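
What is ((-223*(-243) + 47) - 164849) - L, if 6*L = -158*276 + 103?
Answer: -620173/6 ≈ -1.0336e+5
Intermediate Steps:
L = -43505/6 (L = (-158*276 + 103)/6 = (-43608 + 103)/6 = (⅙)*(-43505) = -43505/6 ≈ -7250.8)
((-223*(-243) + 47) - 164849) - L = ((-223*(-243) + 47) - 164849) - 1*(-43505/6) = ((54189 + 47) - 164849) + 43505/6 = (54236 - 164849) + 43505/6 = -110613 + 43505/6 = -620173/6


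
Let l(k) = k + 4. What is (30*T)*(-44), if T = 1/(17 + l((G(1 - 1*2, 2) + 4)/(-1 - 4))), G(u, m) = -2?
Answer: -6600/103 ≈ -64.078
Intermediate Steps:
l(k) = 4 + k
T = 5/103 (T = 1/(17 + (4 + (-2 + 4)/(-1 - 4))) = 1/(17 + (4 + 2/(-5))) = 1/(17 + (4 + 2*(-⅕))) = 1/(17 + (4 - ⅖)) = 1/(17 + 18/5) = 1/(103/5) = 5/103 ≈ 0.048544)
(30*T)*(-44) = (30*(5/103))*(-44) = (150/103)*(-44) = -6600/103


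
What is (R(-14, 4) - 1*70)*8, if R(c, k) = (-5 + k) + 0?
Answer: -568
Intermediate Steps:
R(c, k) = -5 + k
(R(-14, 4) - 1*70)*8 = ((-5 + 4) - 1*70)*8 = (-1 - 70)*8 = -71*8 = -568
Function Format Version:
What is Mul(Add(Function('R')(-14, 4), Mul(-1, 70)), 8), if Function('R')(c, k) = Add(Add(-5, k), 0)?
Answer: -568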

────────────────────────────────────────

* Activity *
Quote all the records exactly, please, leaving none out.

* Result for this exercise *
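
What is ((-223*(-243) + 47) - 164849) - L, if 6*L = -158*276 + 103?
Answer: -620173/6 ≈ -1.0336e+5
Intermediate Steps:
L = -43505/6 (L = (-158*276 + 103)/6 = (-43608 + 103)/6 = (⅙)*(-43505) = -43505/6 ≈ -7250.8)
((-223*(-243) + 47) - 164849) - L = ((-223*(-243) + 47) - 164849) - 1*(-43505/6) = ((54189 + 47) - 164849) + 43505/6 = (54236 - 164849) + 43505/6 = -110613 + 43505/6 = -620173/6


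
Let l(k) = k + 4. What is (30*T)*(-44), if T = 1/(17 + l((G(1 - 1*2, 2) + 4)/(-1 - 4))), G(u, m) = -2?
Answer: -6600/103 ≈ -64.078
Intermediate Steps:
l(k) = 4 + k
T = 5/103 (T = 1/(17 + (4 + (-2 + 4)/(-1 - 4))) = 1/(17 + (4 + 2/(-5))) = 1/(17 + (4 + 2*(-⅕))) = 1/(17 + (4 - ⅖)) = 1/(17 + 18/5) = 1/(103/5) = 5/103 ≈ 0.048544)
(30*T)*(-44) = (30*(5/103))*(-44) = (150/103)*(-44) = -6600/103


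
What is (R(-14, 4) - 1*70)*8, if R(c, k) = (-5 + k) + 0?
Answer: -568
Intermediate Steps:
R(c, k) = -5 + k
(R(-14, 4) - 1*70)*8 = ((-5 + 4) - 1*70)*8 = (-1 - 70)*8 = -71*8 = -568
Function Format Version:
What is Mul(Add(Function('R')(-14, 4), Mul(-1, 70)), 8), if Function('R')(c, k) = Add(Add(-5, k), 0)?
Answer: -568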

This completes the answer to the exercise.